Records excerpted from a collection
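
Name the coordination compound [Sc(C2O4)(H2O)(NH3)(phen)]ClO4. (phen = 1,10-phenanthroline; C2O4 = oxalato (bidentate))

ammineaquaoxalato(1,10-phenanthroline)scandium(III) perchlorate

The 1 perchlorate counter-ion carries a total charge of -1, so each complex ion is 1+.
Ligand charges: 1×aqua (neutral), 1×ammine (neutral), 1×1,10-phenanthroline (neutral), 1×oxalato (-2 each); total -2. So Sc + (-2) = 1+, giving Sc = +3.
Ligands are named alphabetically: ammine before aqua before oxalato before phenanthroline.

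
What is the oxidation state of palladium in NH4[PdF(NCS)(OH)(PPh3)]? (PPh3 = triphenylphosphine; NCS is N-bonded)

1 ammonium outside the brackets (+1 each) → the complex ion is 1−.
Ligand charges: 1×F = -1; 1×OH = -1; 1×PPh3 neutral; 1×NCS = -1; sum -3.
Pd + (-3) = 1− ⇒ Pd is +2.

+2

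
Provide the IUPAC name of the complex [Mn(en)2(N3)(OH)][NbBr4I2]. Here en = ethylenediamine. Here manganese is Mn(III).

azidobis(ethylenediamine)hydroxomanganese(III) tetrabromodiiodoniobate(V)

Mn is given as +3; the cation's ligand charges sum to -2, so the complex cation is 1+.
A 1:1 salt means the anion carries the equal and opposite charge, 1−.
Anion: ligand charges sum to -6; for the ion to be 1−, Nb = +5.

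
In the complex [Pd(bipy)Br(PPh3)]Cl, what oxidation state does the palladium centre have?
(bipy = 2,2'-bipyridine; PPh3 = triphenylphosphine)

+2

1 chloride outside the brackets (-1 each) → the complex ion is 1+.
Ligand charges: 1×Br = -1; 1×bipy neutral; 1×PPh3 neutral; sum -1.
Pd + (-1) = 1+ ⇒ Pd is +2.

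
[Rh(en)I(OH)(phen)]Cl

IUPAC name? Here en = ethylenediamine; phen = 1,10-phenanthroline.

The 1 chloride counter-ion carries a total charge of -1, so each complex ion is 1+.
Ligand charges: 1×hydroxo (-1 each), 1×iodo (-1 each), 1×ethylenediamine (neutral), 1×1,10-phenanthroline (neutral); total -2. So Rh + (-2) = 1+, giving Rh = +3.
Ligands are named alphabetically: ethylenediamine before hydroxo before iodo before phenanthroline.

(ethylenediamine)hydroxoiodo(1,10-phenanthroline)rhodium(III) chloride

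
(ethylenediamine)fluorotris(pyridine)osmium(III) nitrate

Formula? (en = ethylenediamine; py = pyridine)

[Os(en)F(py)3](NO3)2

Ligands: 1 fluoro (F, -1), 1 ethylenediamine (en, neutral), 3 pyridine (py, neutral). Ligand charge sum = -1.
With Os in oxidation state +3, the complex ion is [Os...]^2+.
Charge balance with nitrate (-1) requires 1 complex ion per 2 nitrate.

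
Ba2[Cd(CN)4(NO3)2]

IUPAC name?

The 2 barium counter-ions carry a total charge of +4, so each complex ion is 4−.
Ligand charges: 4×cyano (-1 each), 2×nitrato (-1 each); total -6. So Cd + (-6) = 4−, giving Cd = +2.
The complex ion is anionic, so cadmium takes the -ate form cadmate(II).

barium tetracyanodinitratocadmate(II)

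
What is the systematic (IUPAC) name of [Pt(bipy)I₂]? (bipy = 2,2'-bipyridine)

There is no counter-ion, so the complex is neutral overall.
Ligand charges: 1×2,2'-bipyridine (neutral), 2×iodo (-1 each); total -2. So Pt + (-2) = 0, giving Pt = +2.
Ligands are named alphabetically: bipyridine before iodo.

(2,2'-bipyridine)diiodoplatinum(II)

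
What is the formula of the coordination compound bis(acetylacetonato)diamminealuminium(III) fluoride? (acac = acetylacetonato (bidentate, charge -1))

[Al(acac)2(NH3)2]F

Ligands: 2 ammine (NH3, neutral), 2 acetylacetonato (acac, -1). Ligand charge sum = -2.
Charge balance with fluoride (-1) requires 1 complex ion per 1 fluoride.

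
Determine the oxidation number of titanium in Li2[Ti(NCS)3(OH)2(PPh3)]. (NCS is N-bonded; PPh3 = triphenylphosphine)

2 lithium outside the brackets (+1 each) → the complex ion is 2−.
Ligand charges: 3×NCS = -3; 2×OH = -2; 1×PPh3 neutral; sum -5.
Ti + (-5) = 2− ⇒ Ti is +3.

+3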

◆ Work to be completed
Quote the data in full, keeping each word unchanged.

◆ Solved problem
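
Name the coordination compound [Sc(C2O4)(H2O)(NH3)(phen)]ClO4. (phen = 1,10-phenanthroline; C2O4 = oxalato (bidentate))

ammineaquaoxalato(1,10-phenanthroline)scandium(III) perchlorate

The 1 perchlorate counter-ion carries a total charge of -1, so each complex ion is 1+.
Ligand charges: 1×aqua (neutral), 1×ammine (neutral), 1×1,10-phenanthroline (neutral), 1×oxalato (-2 each); total -2. So Sc + (-2) = 1+, giving Sc = +3.
Ligands are named alphabetically: ammine before aqua before oxalato before phenanthroline.

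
What is the oxidation state of palladium in NH4[PdF(NCS)(OH)(PPh3)]? (PPh3 = triphenylphosphine; NCS is N-bonded)

1 ammonium outside the brackets (+1 each) → the complex ion is 1−.
Ligand charges: 1×F = -1; 1×OH = -1; 1×PPh3 neutral; 1×NCS = -1; sum -3.
Pd + (-3) = 1− ⇒ Pd is +2.

+2

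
Provide the IUPAC name of the complex [Mn(en)2(N3)(OH)][NbBr4I2]. Here en = ethylenediamine. Here manganese is Mn(III).

azidobis(ethylenediamine)hydroxomanganese(III) tetrabromodiiodoniobate(V)

Mn is given as +3; the cation's ligand charges sum to -2, so the complex cation is 1+.
A 1:1 salt means the anion carries the equal and opposite charge, 1−.
Anion: ligand charges sum to -6; for the ion to be 1−, Nb = +5.

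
In the complex [Pd(bipy)Br(PPh3)]Cl, what oxidation state does the palladium centre have?
(bipy = 2,2'-bipyridine; PPh3 = triphenylphosphine)

+2

1 chloride outside the brackets (-1 each) → the complex ion is 1+.
Ligand charges: 1×Br = -1; 1×bipy neutral; 1×PPh3 neutral; sum -1.
Pd + (-1) = 1+ ⇒ Pd is +2.

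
[Rh(en)I(OH)(phen)]Cl

IUPAC name? Here en = ethylenediamine; phen = 1,10-phenanthroline.

The 1 chloride counter-ion carries a total charge of -1, so each complex ion is 1+.
Ligand charges: 1×hydroxo (-1 each), 1×iodo (-1 each), 1×ethylenediamine (neutral), 1×1,10-phenanthroline (neutral); total -2. So Rh + (-2) = 1+, giving Rh = +3.
Ligands are named alphabetically: ethylenediamine before hydroxo before iodo before phenanthroline.

(ethylenediamine)hydroxoiodo(1,10-phenanthroline)rhodium(III) chloride

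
(ethylenediamine)fluorotris(pyridine)osmium(III) nitrate

Formula? (en = ethylenediamine; py = pyridine)

[Os(en)F(py)3](NO3)2

Ligands: 1 fluoro (F, -1), 1 ethylenediamine (en, neutral), 3 pyridine (py, neutral). Ligand charge sum = -1.
With Os in oxidation state +3, the complex ion is [Os...]^2+.
Charge balance with nitrate (-1) requires 1 complex ion per 2 nitrate.

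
Ba2[Cd(CN)4(NO3)2]

IUPAC name?

The 2 barium counter-ions carry a total charge of +4, so each complex ion is 4−.
Ligand charges: 4×cyano (-1 each), 2×nitrato (-1 each); total -6. So Cd + (-6) = 4−, giving Cd = +2.
The complex ion is anionic, so cadmium takes the -ate form cadmate(II).

barium tetracyanodinitratocadmate(II)

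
What is the systematic (IUPAC) name of [Pt(bipy)I₂]? (bipy = 2,2'-bipyridine)

There is no counter-ion, so the complex is neutral overall.
Ligand charges: 1×2,2'-bipyridine (neutral), 2×iodo (-1 each); total -2. So Pt + (-2) = 0, giving Pt = +2.
Ligands are named alphabetically: bipyridine before iodo.

(2,2'-bipyridine)diiodoplatinum(II)

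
What is the formula of the coordination compound bis(acetylacetonato)diamminealuminium(III) fluoride? (acac = acetylacetonato (bidentate, charge -1))

[Al(acac)2(NH3)2]F

Ligands: 2 ammine (NH3, neutral), 2 acetylacetonato (acac, -1). Ligand charge sum = -2.
Charge balance with fluoride (-1) requires 1 complex ion per 1 fluoride.

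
Determine the oxidation number of titanium in Li2[Ti(NCS)3(OH)2(PPh3)]. (NCS is N-bonded; PPh3 = triphenylphosphine)

2 lithium outside the brackets (+1 each) → the complex ion is 2−.
Ligand charges: 3×NCS = -3; 2×OH = -2; 1×PPh3 neutral; sum -5.
Ti + (-5) = 2− ⇒ Ti is +3.

+3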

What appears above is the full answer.